**What is expected**: Return only the stretch of the material below that begins with the line containing "What is t_8?" and ends with the line containing "-132; -528; -1470; -3324; -6552; -11712", exactly; both of those lines belong to it.
[Opening Material supplied section]
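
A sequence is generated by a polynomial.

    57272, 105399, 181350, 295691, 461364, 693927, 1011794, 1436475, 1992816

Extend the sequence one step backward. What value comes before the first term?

28539

D1: 48127, 75951, 114341, 165673, 232563, 317867, 424681, 556341
D2: 27824, 38390, 51332, 66890, 85304, 106814, 131660
D3: 10566, 12942, 15558, 18414, 21510, 24846
D4: 2376, 2616, 2856, 3096, 3336
D5: 240, 240, 240, 240
The fifth differences are constant at 240.
Work back: 2376 − 240 = 2136;  10566 − 2136 = 8430;  27824 − 8430 = 19394;  48127 − 19394 = 28733;  57272 − 28733 = 28539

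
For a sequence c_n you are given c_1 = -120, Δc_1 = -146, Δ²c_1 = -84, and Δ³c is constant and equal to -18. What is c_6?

Build the table forward from the leading diagonal:
Δ³: -18  -18  -18  -18  -18  -18
Δ²: -84  -102  -120  -138  -156  -174
Δ: -146  -230  -332  -452  -590  -746
c: -120  -266  -496  -828  -1280  -1870

-1870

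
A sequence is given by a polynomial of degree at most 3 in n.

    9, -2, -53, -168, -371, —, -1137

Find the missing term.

-686

Using the first 5 terms:
Δ: -11, -51, -115, -203
Δ²: -40, -64, -88
Δ³: -24, -24
Constant third difference = -24.
Extend forward: -88 − 24 = -112;  -203 − 112 = -315;  -371 − 315 = -686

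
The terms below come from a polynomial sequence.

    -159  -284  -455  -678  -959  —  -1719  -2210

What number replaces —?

-1304

Using the first 5 terms:
Δ: -125, -171, -223, -281
Δ²: -46, -52, -58
Δ³: -6, -6
Constant third difference = -6.
Extend forward: -58 − 6 = -64;  -281 − 64 = -345;  -959 − 345 = -1304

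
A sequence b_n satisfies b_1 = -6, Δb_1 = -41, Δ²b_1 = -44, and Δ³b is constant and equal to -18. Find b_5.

-506

Build the table forward from the leading diagonal:
Δ³: -18  -18  -18  -18  -18
Δ²: -44  -62  -80  -98  -116
Δ: -41  -85  -147  -227  -325
b: -6  -47  -132  -279  -506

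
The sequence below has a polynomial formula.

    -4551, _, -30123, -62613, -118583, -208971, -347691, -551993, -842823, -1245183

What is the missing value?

Using the last 8 terms:
Δ: -32490, -55970, -90388, -138720, -204302, -290830, -402360
Δ²: -23480, -34418, -48332, -65582, -86528, -111530
Δ³: -10938, -13914, -17250, -20946, -25002
Δ⁴: -2976, -3336, -3696, -4056
Δ⁵: -360, -360, -360
Constant fifth difference = -360.
Extend backward: -2976 + 360 = -2616;  -10938 + 2616 = -8322;  -23480 + 8322 = -15158;  -32490 + 15158 = -17332;  -30123 + 17332 = -12791

-12791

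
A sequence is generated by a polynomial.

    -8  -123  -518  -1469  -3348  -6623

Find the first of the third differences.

-276

D1: -115, -395, -951, -1879, -3275
D2: -280, -556, -928, -1396
D3: -276, -372, -468
D4: -96, -96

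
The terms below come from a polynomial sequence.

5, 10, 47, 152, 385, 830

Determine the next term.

1595

D1: 5 , 37 , 105 , 233 , 445
D2: 32 , 68 , 128 , 212
D3: 36 , 60 , 84
D4: 24 , 24
Fourth differences constant at 24.
84 + 24 = 108;  212 + 108 = 320;  445 + 320 = 765;  830 + 765 = 1595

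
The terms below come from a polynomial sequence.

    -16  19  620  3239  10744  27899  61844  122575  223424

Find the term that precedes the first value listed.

-1

Δ: 35  601  2619  7505  17155  33945  60731  100849
Δ²: 566  2018  4886  9650  16790  26786  40118
Δ³: 1452  2868  4764  7140  9996  13332
Δ⁴: 1416  1896  2376  2856  3336
Δ⁵: 480  480  480  480
The fifth differences are constant at 480.
Work back: 1416 − 480 = 936;  1452 − 936 = 516;  566 − 516 = 50;  35 − 50 = -15;  -16 + 15 = -1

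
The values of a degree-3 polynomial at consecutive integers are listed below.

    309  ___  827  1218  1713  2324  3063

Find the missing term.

528

Using the last 5 terms:
Δ: 391  495  611  739
Δ²: 104  116  128
Δ³: 12  12
Constant third difference = 12.
Extend backward: 104 − 12 = 92;  391 − 92 = 299;  827 − 299 = 528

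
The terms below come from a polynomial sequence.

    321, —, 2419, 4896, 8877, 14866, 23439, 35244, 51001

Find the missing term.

Using the last 7 terms:
Δ: 2477  3981  5989  8573  11805  15757
Δ²: 1504  2008  2584  3232  3952
Δ³: 504  576  648  720
Δ⁴: 72  72  72
Constant fourth difference = 72.
Extend backward: 504 − 72 = 432;  1504 − 432 = 1072;  2477 − 1072 = 1405;  2419 − 1405 = 1014

1014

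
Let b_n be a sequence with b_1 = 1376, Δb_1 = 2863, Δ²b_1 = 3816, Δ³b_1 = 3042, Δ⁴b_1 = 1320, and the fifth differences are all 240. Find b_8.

Build the table forward from the leading diagonal:
Δ⁵: 240, 240, 240, 240, 240, 240, 240, 240
Δ⁴: 1320, 1560, 1800, 2040, 2280, 2520, 2760, 3000
Δ³: 3042, 4362, 5922, 7722, 9762, 12042, 14562, 17322
Δ²: 3816, 6858, 11220, 17142, 24864, 34626, 46668, 61230
Δ: 2863, 6679, 13537, 24757, 41899, 66763, 101389, 148057
b: 1376, 4239, 10918, 24455, 49212, 91111, 157874, 259263

259263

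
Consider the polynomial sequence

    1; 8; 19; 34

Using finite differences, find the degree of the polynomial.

2

First differences: 7, 11, 15
Second differences: 4, 4
The second differences are constant, so the polynomial has degree 2.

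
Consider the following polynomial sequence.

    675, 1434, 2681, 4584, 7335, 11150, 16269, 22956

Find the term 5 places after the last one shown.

90831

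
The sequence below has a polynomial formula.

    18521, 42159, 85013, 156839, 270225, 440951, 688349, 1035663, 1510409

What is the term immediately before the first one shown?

6815

First differences: 23638  42854  71826  113386  170726  247398  347314  474746
Second differences: 19216  28972  41560  57340  76672  99916  127432
Third differences: 9756  12588  15780  19332  23244  27516
Fourth differences: 2832  3192  3552  3912  4272
Fifth differences: 360  360  360  360
The fifth differences are constant at 360.
Work back: 2832 − 360 = 2472;  9756 − 2472 = 7284;  19216 − 7284 = 11932;  23638 − 11932 = 11706;  18521 − 11706 = 6815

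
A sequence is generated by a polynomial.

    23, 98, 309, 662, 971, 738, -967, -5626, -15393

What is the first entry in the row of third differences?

D1: 75, 211, 353, 309, -233, -1705, -4659, -9767
D2: 136, 142, -44, -542, -1472, -2954, -5108
D3: 6, -186, -498, -930, -1482, -2154
D4: -192, -312, -432, -552, -672
D5: -120, -120, -120, -120

6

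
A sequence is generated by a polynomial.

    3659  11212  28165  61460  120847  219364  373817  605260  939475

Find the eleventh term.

2045869

Δ: 7553, 16953, 33295, 59387, 98517, 154453, 231443, 334215
Δ²: 9400, 16342, 26092, 39130, 55936, 76990, 102772
Δ³: 6942, 9750, 13038, 16806, 21054, 25782
Δ⁴: 2808, 3288, 3768, 4248, 4728
Δ⁵: 480, 480, 480, 480
The fifth differences are constant (480).
4728 + 480 = 5208;  25782 + 5208 = 30990;  102772 + 30990 = 133762;  334215 + 133762 = 467977;  939475 + 467977 = 1407452
5208 + 480 = 5688;  30990 + 5688 = 36678;  133762 + 36678 = 170440;  467977 + 170440 = 638417;  1407452 + 638417 = 2045869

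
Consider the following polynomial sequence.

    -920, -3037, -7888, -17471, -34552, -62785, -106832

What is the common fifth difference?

-120

First differences: -2117, -4851, -9583, -17081, -28233, -44047
Second differences: -2734, -4732, -7498, -11152, -15814
Third differences: -1998, -2766, -3654, -4662
Fourth differences: -768, -888, -1008
Fifth differences: -120, -120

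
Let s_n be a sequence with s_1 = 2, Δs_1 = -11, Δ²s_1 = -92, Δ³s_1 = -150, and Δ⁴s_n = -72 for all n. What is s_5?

Build the table forward from the leading diagonal:
Δ⁴: -72  -72  -72  -72  -72
Δ³: -150  -222  -294  -366  -438
Δ²: -92  -242  -464  -758  -1124
Δ: -11  -103  -345  -809  -1567
s: 2  -9  -112  -457  -1266

-1266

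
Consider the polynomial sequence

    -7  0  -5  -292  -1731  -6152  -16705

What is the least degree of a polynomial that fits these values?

D1: 7, -5, -287, -1439, -4421, -10553
D2: -12, -282, -1152, -2982, -6132
D3: -270, -870, -1830, -3150
D4: -600, -960, -1320
D5: -360, -360
The fifth differences are constant, so the polynomial has degree 5.

5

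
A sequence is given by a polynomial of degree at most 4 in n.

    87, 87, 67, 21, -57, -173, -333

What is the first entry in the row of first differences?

0

D1: 0, -20, -46, -78, -116, -160
D2: -20, -26, -32, -38, -44
D3: -6, -6, -6, -6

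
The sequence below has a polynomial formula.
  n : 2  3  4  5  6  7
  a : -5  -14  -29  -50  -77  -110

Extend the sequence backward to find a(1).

First differences: -9  -15  -21  -27  -33
Second differences: -6  -6  -6  -6
The second differences are constant at -6.
Work back: -9 + 6 = -3;  -5 + 3 = -2

-2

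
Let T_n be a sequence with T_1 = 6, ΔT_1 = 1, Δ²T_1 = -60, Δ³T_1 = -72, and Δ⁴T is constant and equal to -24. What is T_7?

Build the table forward from the leading diagonal:
Fourth differences: -24  -24  -24  -24  -24  -24  -24
Third differences: -72  -96  -120  -144  -168  -192  -216
Second differences: -60  -132  -228  -348  -492  -660  -852
First differences: 1  -59  -191  -419  -767  -1259  -1919
T: 6  7  -52  -243  -662  -1429  -2688

-2688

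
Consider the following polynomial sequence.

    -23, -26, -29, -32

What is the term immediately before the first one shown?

D1: -3  -3  -3
The first differences are constant at -3.
Work back: -23 + 3 = -20

-20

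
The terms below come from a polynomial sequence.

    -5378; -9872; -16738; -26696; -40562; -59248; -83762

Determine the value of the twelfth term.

-335752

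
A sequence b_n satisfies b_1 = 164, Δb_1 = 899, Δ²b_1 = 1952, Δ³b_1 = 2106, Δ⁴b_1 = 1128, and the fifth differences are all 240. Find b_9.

272348

Build the table forward from the leading diagonal:
Fifth differences: 240, 240, 240, 240, 240, 240, 240, 240, 240
Fourth differences: 1128, 1368, 1608, 1848, 2088, 2328, 2568, 2808, 3048
Third differences: 2106, 3234, 4602, 6210, 8058, 10146, 12474, 15042, 17850
Second differences: 1952, 4058, 7292, 11894, 18104, 26162, 36308, 48782, 63824
First differences: 899, 2851, 6909, 14201, 26095, 44199, 70361, 106669, 155451
b: 164, 1063, 3914, 10823, 25024, 51119, 95318, 165679, 272348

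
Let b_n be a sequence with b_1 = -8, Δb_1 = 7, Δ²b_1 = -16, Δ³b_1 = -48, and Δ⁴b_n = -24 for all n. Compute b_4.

Build the table forward from the leading diagonal:
D4: -24, -24, -24, -24
D3: -48, -72, -96, -120
D2: -16, -64, -136, -232
D1: 7, -9, -73, -209
b: -8, -1, -10, -83

-83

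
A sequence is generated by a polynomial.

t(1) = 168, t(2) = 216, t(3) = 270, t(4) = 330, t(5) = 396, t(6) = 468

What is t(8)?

630

First differences: 48, 54, 60, 66, 72
Second differences: 6, 6, 6, 6
The second differences are constant (6).
72 + 6 = 78;  468 + 78 = 546
78 + 6 = 84;  546 + 84 = 630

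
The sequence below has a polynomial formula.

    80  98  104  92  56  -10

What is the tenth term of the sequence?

First differences: 18  6  -12  -36  -66
Second differences: -12  -18  -24  -30
Third differences: -6  -6  -6
Third differences constant at -6.
-30 − 6 = -36;  -66 − 36 = -102;  -10 − 102 = -112
-36 − 6 = -42;  -102 − 42 = -144;  -112 − 144 = -256
-42 − 6 = -48;  -144 − 48 = -192;  -256 − 192 = -448
-48 − 6 = -54;  -192 − 54 = -246;  -448 − 246 = -694

-694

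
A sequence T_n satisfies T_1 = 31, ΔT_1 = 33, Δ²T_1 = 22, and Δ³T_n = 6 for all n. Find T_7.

Build the table forward from the leading diagonal:
Third differences: 6  6  6  6  6  6  6
Second differences: 22  28  34  40  46  52  58
First differences: 33  55  83  117  157  203  255
T: 31  64  119  202  319  476  679

679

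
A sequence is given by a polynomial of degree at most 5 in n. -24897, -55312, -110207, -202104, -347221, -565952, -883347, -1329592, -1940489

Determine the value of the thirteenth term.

First differences: -30415, -54895, -91897, -145117, -218731, -317395, -446245, -610897
Second differences: -24480, -37002, -53220, -73614, -98664, -128850, -164652
Third differences: -12522, -16218, -20394, -25050, -30186, -35802
Fourth differences: -3696, -4176, -4656, -5136, -5616
Fifth differences: -480, -480, -480, -480
Constant fifth difference = -480, so extend:
-5616 − 480 = -6096;  -35802 − 6096 = -41898;  -164652 − 41898 = -206550;  -610897 − 206550 = -817447;  -1940489 − 817447 = -2757936
-6096 − 480 = -6576;  -41898 − 6576 = -48474;  -206550 − 48474 = -255024;  -817447 − 255024 = -1072471;  -2757936 − 1072471 = -3830407
-6576 − 480 = -7056;  -48474 − 7056 = -55530;  -255024 − 55530 = -310554;  -1072471 − 310554 = -1383025;  -3830407 − 1383025 = -5213432
-7056 − 480 = -7536;  -55530 − 7536 = -63066;  -310554 − 63066 = -373620;  -1383025 − 373620 = -1756645;  -5213432 − 1756645 = -6970077

-6970077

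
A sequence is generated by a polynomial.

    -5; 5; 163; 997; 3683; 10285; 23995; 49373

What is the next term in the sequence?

92587

10 , 158 , 834 , 2686 , 6602 , 13710 , 25378
148 , 676 , 1852 , 3916 , 7108 , 11668
528 , 1176 , 2064 , 3192 , 4560
648 , 888 , 1128 , 1368
240 , 240 , 240
Fifth differences constant at 240.
1368 + 240 = 1608;  4560 + 1608 = 6168;  11668 + 6168 = 17836;  25378 + 17836 = 43214;  49373 + 43214 = 92587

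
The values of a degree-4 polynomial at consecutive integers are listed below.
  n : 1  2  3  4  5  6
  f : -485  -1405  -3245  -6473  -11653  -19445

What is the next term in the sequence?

-30605

D1: -920 , -1840 , -3228 , -5180 , -7792
D2: -920 , -1388 , -1952 , -2612
D3: -468 , -564 , -660
D4: -96 , -96
The fourth differences are constant (-96).
-660 − 96 = -756;  -2612 − 756 = -3368;  -7792 − 3368 = -11160;  -19445 − 11160 = -30605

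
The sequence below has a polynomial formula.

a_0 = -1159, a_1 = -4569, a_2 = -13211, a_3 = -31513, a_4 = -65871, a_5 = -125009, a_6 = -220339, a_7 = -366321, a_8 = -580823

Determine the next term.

Δ: -3410  -8642  -18302  -34358  -59138  -95330  -145982  -214502
Δ²: -5232  -9660  -16056  -24780  -36192  -50652  -68520
Δ³: -4428  -6396  -8724  -11412  -14460  -17868
Δ⁴: -1968  -2328  -2688  -3048  -3408
Δ⁵: -360  -360  -360  -360
The fifth differences are constant (-360).
-3408 − 360 = -3768;  -17868 − 3768 = -21636;  -68520 − 21636 = -90156;  -214502 − 90156 = -304658;  -580823 − 304658 = -885481

-885481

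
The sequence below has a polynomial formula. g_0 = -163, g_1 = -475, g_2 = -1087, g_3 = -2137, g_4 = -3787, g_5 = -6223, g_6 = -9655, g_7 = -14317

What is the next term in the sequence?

-20467

D1: -312 , -612 , -1050 , -1650 , -2436 , -3432 , -4662
D2: -300 , -438 , -600 , -786 , -996 , -1230
D3: -138 , -162 , -186 , -210 , -234
D4: -24 , -24 , -24 , -24
Fourth differences constant at -24.
-234 − 24 = -258;  -1230 − 258 = -1488;  -4662 − 1488 = -6150;  -14317 − 6150 = -20467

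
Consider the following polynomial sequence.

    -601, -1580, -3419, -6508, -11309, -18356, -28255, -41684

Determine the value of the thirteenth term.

-190549

Δ: -979 , -1839 , -3089 , -4801 , -7047 , -9899 , -13429
Δ²: -860 , -1250 , -1712 , -2246 , -2852 , -3530
Δ³: -390 , -462 , -534 , -606 , -678
Δ⁴: -72 , -72 , -72 , -72
Constant fourth difference = -72, so extend:
-678 − 72 = -750;  -3530 − 750 = -4280;  -13429 − 4280 = -17709;  -41684 − 17709 = -59393
-750 − 72 = -822;  -4280 − 822 = -5102;  -17709 − 5102 = -22811;  -59393 − 22811 = -82204
-822 − 72 = -894;  -5102 − 894 = -5996;  -22811 − 5996 = -28807;  -82204 − 28807 = -111011
-894 − 72 = -966;  -5996 − 966 = -6962;  -28807 − 6962 = -35769;  -111011 − 35769 = -146780
-966 − 72 = -1038;  -6962 − 1038 = -8000;  -35769 − 8000 = -43769;  -146780 − 43769 = -190549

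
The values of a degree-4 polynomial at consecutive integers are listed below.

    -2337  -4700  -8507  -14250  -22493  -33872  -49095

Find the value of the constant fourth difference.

Δ: -2363, -3807, -5743, -8243, -11379, -15223
Δ²: -1444, -1936, -2500, -3136, -3844
Δ³: -492, -564, -636, -708
Δ⁴: -72, -72, -72

-72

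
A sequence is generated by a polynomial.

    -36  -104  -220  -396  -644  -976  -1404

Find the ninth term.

D1: -68, -116, -176, -248, -332, -428
D2: -48, -60, -72, -84, -96
D3: -12, -12, -12, -12
Constant third difference = -12, so extend:
-96 − 12 = -108;  -428 − 108 = -536;  -1404 − 536 = -1940
-108 − 12 = -120;  -536 − 120 = -656;  -1940 − 656 = -2596

-2596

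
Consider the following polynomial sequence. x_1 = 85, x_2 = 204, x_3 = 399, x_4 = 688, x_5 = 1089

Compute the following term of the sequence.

1620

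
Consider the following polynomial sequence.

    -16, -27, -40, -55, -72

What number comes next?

-91

Δ: -11, -13, -15, -17
Δ²: -2, -2, -2
Constant second difference = -2, so extend:
-17 − 2 = -19;  -72 − 19 = -91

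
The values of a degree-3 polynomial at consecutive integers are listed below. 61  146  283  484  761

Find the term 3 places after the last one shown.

D1: 85 , 137 , 201 , 277
D2: 52 , 64 , 76
D3: 12 , 12
Constant third difference = 12, so extend:
76 + 12 = 88;  277 + 88 = 365;  761 + 365 = 1126
88 + 12 = 100;  365 + 100 = 465;  1126 + 465 = 1591
100 + 12 = 112;  465 + 112 = 577;  1591 + 577 = 2168

2168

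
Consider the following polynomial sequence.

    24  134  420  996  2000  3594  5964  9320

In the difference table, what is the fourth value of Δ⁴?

Δ: 110, 286, 576, 1004, 1594, 2370, 3356
Δ²: 176, 290, 428, 590, 776, 986
Δ³: 114, 138, 162, 186, 210
Δ⁴: 24, 24, 24, 24

24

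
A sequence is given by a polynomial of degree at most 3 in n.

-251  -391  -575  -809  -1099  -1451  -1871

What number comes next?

-2365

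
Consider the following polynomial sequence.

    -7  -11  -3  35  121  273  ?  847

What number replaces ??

Using the first 6 terms:
-4, 8, 38, 86, 152
12, 30, 48, 66
18, 18, 18
Constant third difference = 18.
Extend forward: 66 + 18 = 84;  152 + 84 = 236;  273 + 236 = 509

509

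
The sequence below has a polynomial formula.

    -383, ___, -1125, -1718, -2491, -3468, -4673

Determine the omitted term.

-688

Using the last 5 terms:
Δ: -593, -773, -977, -1205
Δ²: -180, -204, -228
Δ³: -24, -24
Constant third difference = -24.
Extend backward: -180 + 24 = -156;  -593 + 156 = -437;  -1125 + 437 = -688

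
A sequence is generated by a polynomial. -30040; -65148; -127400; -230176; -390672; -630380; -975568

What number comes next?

-1457760

Δ: -35108, -62252, -102776, -160496, -239708, -345188
Δ²: -27144, -40524, -57720, -79212, -105480
Δ³: -13380, -17196, -21492, -26268
Δ⁴: -3816, -4296, -4776
Δ⁵: -480, -480
Fifth differences constant at -480.
-4776 − 480 = -5256;  -26268 − 5256 = -31524;  -105480 − 31524 = -137004;  -345188 − 137004 = -482192;  -975568 − 482192 = -1457760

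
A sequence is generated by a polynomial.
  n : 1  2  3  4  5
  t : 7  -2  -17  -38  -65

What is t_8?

-182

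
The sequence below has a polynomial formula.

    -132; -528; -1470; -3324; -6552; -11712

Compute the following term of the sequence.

-19458

Δ: -396 , -942 , -1854 , -3228 , -5160
Δ²: -546 , -912 , -1374 , -1932
Δ³: -366 , -462 , -558
Δ⁴: -96 , -96
The fourth differences are constant (-96).
-558 − 96 = -654;  -1932 − 654 = -2586;  -5160 − 2586 = -7746;  -11712 − 7746 = -19458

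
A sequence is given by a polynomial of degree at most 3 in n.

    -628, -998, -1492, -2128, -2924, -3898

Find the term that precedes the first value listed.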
[Closing Material supplied section]
**Response to the exercise**:
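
What is t_8?

-182

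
The sequence below has a polynomial formula.

    -132; -528; -1470; -3324; -6552; -11712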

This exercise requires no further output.